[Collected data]

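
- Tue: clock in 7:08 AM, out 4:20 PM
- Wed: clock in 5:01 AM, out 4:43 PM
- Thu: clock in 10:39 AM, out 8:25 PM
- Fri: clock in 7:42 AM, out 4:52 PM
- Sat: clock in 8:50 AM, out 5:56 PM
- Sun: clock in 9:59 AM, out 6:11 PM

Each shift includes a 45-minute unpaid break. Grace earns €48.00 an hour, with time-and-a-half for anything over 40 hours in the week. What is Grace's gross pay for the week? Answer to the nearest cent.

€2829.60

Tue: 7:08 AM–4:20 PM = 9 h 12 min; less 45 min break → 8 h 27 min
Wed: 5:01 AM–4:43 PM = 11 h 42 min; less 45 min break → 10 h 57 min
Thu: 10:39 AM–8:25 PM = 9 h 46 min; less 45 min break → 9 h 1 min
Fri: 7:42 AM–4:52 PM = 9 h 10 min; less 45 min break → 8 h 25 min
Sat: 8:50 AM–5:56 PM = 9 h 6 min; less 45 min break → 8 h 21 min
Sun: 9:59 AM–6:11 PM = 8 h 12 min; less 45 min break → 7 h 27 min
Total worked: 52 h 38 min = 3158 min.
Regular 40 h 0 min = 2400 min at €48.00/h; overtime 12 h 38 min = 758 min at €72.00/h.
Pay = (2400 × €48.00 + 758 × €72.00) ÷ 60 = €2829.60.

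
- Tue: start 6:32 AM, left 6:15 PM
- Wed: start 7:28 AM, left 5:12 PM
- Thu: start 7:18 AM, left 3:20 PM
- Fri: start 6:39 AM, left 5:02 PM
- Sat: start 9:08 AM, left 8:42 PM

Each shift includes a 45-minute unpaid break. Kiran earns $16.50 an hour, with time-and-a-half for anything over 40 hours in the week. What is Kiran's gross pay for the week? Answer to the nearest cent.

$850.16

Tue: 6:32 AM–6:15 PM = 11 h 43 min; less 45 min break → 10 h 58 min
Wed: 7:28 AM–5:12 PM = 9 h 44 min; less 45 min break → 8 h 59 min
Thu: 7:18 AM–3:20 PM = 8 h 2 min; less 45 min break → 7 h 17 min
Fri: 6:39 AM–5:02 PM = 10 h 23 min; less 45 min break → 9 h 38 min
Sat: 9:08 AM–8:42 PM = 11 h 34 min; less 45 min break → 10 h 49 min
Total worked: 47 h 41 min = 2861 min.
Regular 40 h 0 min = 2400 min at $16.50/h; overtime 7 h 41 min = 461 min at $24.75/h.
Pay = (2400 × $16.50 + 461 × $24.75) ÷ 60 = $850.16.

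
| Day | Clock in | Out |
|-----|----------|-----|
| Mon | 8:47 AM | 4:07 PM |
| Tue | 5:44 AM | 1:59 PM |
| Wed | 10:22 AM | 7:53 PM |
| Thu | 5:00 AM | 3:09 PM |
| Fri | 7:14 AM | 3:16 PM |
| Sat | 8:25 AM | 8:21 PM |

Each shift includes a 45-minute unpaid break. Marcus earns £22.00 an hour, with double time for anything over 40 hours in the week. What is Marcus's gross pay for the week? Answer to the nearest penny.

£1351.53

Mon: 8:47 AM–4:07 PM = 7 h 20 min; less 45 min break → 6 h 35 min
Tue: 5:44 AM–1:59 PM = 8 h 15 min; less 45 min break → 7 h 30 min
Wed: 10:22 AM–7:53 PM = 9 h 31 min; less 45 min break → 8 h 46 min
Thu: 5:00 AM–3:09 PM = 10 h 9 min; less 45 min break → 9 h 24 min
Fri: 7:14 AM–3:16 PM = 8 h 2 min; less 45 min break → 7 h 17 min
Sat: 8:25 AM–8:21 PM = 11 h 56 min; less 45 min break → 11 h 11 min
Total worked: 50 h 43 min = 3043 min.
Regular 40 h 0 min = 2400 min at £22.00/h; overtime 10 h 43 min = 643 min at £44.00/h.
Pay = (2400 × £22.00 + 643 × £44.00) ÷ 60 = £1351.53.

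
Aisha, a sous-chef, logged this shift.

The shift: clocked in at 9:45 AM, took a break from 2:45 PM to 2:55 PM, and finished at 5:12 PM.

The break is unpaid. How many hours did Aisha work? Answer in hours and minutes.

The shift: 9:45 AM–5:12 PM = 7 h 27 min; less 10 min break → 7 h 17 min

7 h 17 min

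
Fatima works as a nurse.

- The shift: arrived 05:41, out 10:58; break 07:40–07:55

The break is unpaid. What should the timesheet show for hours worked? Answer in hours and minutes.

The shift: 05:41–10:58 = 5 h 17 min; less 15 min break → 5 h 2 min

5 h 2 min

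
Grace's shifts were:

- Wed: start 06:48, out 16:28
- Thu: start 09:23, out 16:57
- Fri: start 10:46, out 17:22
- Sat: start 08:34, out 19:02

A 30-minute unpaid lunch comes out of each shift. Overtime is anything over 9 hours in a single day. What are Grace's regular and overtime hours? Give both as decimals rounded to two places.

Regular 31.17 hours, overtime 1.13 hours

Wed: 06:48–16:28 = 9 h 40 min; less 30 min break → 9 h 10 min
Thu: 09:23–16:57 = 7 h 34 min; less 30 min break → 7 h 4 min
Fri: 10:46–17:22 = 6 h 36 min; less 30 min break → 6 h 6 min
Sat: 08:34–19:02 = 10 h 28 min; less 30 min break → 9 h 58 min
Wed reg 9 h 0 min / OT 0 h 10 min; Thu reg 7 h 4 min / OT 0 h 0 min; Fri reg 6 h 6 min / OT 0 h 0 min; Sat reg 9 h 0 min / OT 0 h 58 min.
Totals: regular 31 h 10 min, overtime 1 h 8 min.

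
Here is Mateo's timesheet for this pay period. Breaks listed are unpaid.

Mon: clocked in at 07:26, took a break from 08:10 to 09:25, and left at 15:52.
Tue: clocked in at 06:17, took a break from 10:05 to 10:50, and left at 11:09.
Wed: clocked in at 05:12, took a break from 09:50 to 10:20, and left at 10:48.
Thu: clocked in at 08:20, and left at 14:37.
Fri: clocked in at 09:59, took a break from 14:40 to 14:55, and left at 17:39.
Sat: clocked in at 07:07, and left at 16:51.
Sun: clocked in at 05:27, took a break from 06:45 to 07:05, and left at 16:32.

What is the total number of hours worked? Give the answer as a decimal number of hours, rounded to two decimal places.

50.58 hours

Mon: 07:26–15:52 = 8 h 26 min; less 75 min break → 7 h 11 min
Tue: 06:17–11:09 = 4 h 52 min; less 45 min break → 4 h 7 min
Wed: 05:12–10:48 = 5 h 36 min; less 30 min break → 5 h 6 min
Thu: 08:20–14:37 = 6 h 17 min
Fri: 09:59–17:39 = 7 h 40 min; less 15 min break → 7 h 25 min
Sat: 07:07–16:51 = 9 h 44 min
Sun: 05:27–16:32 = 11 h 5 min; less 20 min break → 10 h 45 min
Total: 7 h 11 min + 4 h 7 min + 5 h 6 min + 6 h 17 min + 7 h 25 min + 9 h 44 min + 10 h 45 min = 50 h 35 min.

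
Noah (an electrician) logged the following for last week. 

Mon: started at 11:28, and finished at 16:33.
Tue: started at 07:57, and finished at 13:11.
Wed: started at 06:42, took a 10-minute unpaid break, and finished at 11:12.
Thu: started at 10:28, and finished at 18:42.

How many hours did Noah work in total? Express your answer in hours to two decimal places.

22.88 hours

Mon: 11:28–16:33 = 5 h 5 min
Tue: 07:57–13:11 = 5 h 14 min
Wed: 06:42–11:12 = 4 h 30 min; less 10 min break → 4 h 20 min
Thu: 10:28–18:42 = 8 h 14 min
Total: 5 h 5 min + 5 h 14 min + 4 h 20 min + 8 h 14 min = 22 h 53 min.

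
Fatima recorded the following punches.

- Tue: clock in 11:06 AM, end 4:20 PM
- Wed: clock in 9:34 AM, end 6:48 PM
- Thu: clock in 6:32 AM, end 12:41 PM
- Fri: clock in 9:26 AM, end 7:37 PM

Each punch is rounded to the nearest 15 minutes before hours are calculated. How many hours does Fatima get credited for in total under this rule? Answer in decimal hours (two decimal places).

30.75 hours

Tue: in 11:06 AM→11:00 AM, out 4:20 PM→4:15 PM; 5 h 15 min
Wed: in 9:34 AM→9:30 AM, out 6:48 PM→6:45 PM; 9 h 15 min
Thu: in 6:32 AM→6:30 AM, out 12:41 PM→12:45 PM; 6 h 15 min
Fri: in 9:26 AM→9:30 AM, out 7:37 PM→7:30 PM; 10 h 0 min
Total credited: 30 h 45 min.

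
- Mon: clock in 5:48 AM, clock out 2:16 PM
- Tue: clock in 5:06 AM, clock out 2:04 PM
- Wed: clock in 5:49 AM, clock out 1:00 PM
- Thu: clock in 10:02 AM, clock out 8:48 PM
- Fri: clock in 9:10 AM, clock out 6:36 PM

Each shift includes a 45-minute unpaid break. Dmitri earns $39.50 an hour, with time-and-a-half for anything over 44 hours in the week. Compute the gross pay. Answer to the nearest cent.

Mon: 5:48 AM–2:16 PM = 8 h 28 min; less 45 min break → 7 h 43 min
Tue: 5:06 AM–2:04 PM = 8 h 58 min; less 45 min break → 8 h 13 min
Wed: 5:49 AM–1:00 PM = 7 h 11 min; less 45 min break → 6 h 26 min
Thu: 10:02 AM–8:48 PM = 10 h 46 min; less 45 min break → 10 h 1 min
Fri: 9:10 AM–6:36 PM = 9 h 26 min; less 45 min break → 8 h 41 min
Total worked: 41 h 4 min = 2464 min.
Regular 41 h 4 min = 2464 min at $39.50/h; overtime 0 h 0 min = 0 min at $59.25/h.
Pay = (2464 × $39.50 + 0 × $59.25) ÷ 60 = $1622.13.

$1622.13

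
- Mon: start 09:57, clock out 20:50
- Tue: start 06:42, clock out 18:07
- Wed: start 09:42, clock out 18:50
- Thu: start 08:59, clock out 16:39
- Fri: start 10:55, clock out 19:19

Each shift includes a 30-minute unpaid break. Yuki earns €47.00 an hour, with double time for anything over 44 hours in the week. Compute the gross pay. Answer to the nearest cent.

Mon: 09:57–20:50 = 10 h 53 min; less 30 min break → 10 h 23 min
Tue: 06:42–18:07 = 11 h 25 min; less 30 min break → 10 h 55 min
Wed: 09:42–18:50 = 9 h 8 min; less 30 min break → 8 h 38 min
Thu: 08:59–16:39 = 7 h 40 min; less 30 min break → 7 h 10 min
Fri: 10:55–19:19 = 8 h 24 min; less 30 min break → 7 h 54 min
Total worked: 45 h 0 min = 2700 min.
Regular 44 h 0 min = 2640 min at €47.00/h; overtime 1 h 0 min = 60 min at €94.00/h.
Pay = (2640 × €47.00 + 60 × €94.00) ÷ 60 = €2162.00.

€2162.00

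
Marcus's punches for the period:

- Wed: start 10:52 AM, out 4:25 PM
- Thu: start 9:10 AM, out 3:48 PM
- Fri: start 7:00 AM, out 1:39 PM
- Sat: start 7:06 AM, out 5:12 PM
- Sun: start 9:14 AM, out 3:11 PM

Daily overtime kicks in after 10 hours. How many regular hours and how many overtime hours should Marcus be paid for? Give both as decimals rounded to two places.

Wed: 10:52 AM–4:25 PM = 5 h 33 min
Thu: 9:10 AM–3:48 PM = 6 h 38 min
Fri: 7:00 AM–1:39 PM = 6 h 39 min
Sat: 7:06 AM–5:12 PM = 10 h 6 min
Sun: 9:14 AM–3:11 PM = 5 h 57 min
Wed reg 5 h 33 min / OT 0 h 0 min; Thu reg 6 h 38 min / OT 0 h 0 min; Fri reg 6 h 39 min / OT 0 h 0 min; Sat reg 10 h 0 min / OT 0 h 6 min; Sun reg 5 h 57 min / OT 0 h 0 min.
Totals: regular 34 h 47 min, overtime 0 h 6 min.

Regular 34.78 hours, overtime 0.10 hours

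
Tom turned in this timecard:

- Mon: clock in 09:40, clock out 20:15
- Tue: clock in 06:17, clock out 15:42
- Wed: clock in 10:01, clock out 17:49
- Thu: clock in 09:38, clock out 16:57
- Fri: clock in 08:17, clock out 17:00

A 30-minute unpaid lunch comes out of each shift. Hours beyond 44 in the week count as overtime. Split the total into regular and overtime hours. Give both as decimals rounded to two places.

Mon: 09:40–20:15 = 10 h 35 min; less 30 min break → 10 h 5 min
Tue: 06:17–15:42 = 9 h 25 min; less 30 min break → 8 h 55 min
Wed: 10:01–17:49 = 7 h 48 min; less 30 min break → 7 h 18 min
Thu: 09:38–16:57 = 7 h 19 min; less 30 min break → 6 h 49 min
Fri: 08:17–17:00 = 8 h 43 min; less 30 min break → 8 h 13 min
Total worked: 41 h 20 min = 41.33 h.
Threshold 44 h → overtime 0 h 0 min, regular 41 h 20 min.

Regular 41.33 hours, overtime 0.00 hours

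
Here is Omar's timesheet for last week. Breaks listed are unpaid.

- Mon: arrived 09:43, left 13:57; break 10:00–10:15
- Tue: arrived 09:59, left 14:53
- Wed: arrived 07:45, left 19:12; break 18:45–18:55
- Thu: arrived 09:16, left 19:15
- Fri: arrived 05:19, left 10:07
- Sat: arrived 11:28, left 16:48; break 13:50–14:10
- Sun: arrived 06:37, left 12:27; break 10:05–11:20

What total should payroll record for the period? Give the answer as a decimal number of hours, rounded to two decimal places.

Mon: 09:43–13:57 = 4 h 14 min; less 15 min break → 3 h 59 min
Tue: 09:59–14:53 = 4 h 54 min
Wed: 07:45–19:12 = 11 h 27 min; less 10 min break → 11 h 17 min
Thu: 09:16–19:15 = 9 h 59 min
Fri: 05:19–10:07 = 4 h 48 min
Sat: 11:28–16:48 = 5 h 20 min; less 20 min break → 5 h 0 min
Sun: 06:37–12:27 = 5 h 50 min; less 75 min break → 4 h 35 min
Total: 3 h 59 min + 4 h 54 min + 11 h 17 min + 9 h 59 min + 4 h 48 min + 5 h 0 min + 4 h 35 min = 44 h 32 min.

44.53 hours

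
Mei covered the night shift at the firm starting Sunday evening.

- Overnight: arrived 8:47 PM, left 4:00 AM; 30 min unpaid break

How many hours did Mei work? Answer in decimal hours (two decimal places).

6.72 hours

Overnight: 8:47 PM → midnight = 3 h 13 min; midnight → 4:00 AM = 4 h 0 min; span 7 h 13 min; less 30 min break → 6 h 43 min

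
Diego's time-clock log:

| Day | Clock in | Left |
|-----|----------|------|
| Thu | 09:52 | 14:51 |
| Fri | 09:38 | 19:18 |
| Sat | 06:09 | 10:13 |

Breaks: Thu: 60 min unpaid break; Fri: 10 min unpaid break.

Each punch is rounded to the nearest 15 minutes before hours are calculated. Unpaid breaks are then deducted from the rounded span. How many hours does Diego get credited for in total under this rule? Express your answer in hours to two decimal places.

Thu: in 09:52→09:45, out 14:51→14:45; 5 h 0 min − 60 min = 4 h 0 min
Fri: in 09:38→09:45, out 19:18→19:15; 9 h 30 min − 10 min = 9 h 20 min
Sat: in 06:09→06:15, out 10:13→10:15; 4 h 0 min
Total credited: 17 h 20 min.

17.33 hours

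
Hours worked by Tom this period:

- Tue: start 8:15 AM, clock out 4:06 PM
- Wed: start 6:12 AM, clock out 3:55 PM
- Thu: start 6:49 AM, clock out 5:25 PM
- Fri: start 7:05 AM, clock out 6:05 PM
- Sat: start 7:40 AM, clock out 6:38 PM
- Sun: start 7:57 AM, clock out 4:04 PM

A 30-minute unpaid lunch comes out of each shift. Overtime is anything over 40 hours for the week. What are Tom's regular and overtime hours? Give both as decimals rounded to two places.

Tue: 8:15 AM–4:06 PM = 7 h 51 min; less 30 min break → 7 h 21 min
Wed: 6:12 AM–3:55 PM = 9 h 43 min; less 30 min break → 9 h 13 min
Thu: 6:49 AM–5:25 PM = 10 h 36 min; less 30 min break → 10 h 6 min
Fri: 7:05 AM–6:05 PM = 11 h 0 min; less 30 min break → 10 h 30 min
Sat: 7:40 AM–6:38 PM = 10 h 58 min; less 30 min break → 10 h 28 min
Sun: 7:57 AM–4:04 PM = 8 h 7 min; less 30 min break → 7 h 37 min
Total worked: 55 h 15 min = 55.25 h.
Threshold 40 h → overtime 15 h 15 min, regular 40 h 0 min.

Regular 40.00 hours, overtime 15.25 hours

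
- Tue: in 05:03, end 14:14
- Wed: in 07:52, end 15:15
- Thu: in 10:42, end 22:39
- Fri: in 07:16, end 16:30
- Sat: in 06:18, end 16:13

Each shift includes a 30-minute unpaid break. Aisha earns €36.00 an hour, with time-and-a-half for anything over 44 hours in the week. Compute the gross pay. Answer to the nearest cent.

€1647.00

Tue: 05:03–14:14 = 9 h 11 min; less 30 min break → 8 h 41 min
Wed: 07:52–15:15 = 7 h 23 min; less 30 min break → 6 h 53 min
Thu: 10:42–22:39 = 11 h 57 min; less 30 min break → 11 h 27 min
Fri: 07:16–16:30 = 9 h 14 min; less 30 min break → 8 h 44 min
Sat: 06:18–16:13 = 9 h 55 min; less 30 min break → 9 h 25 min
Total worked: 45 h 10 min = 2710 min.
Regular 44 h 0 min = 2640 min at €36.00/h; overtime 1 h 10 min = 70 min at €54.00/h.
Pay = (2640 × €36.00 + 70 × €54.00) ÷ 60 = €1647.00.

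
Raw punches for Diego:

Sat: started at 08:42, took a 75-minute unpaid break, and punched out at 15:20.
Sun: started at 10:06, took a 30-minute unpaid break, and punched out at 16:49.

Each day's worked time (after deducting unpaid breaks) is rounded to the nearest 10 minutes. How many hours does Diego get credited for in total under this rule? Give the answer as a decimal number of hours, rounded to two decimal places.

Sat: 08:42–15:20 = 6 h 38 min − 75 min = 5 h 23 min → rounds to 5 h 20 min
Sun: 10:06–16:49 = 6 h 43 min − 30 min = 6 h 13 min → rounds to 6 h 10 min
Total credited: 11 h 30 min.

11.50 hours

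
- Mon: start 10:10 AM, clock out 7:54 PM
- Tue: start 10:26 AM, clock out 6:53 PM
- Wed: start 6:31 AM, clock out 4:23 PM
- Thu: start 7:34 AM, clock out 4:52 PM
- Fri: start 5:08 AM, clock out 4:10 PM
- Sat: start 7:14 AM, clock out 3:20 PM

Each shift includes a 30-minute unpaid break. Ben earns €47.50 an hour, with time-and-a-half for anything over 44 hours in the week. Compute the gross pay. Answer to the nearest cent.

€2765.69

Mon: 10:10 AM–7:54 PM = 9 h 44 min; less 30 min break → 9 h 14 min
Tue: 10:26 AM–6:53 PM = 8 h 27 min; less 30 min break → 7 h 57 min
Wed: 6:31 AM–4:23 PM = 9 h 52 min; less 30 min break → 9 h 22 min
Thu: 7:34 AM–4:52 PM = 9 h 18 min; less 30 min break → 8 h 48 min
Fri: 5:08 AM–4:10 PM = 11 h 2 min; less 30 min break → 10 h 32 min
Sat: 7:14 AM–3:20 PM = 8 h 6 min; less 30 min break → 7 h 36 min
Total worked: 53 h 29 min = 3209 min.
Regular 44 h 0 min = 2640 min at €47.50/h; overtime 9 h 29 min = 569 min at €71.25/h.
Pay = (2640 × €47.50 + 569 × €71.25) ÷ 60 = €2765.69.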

> Directions for this task
Reproduce the lines of the entries above from the one with "Daily overtime kicks" to the one with "- Tue: arrived 09:59, left 14:53", both included, exactly and without any other line.

> Expected output
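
Daily overtime kicks in after 10 hours. How many regular hours and how many overtime hours should Marcus be paid for? Give both as decimals rounded to two places.

Wed: 10:52 AM–4:25 PM = 5 h 33 min
Thu: 9:10 AM–3:48 PM = 6 h 38 min
Fri: 7:00 AM–1:39 PM = 6 h 39 min
Sat: 7:06 AM–5:12 PM = 10 h 6 min
Sun: 9:14 AM–3:11 PM = 5 h 57 min
Wed reg 5 h 33 min / OT 0 h 0 min; Thu reg 6 h 38 min / OT 0 h 0 min; Fri reg 6 h 39 min / OT 0 h 0 min; Sat reg 10 h 0 min / OT 0 h 6 min; Sun reg 5 h 57 min / OT 0 h 0 min.
Totals: regular 34 h 47 min, overtime 0 h 6 min.

Regular 34.78 hours, overtime 0.10 hours

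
Tom turned in this timecard:

- Mon: clock in 09:40, clock out 20:15
- Tue: clock in 06:17, clock out 15:42
- Wed: clock in 10:01, clock out 17:49
- Thu: clock in 09:38, clock out 16:57
- Fri: clock in 08:17, clock out 17:00

A 30-minute unpaid lunch comes out of each shift. Hours beyond 44 in the week count as overtime. Split the total into regular and overtime hours. Give both as decimals rounded to two places.

Mon: 09:40–20:15 = 10 h 35 min; less 30 min break → 10 h 5 min
Tue: 06:17–15:42 = 9 h 25 min; less 30 min break → 8 h 55 min
Wed: 10:01–17:49 = 7 h 48 min; less 30 min break → 7 h 18 min
Thu: 09:38–16:57 = 7 h 19 min; less 30 min break → 6 h 49 min
Fri: 08:17–17:00 = 8 h 43 min; less 30 min break → 8 h 13 min
Total worked: 41 h 20 min = 41.33 h.
Threshold 44 h → overtime 0 h 0 min, regular 41 h 20 min.

Regular 41.33 hours, overtime 0.00 hours

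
Here is Omar's timesheet for last week. Breaks listed are unpaid.

- Mon: arrived 09:43, left 13:57; break 10:00–10:15
- Tue: arrived 09:59, left 14:53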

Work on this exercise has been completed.